» Task directions:
Your task is to output, without alteration, each line from the one containing "A mix bus opto" through the final line of the records below.
[Dataset Boundary: Start]
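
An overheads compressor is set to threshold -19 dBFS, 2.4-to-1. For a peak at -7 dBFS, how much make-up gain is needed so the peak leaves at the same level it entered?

7 dB

Without make-up, output = threshold + overshoot/2.4 = -19 + 5 = -14 dBFS.
Gap to target: 7 dB.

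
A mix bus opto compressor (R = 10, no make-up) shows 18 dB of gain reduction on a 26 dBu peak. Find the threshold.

Input is 20 dB above T (since output overshoot × R = input overshoot: (8 − T)·10 = 26 − T gives T = 6 dBu).
Check: 6 + (26 − 6)/10 = 6 + 2 = 8 dBu. ✓

6 dBu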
[Dataset Boundary: End]
» Exercise result:
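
A mix bus opto compressor (R = 10, no make-up) shows 18 dB of gain reduction on a 26 dBu peak. Find the threshold.

Input is 20 dB above T (since output overshoot × R = input overshoot: (8 − T)·10 = 26 − T gives T = 6 dBu).
Check: 6 + (26 − 6)/10 = 6 + 2 = 8 dBu. ✓

6 dBu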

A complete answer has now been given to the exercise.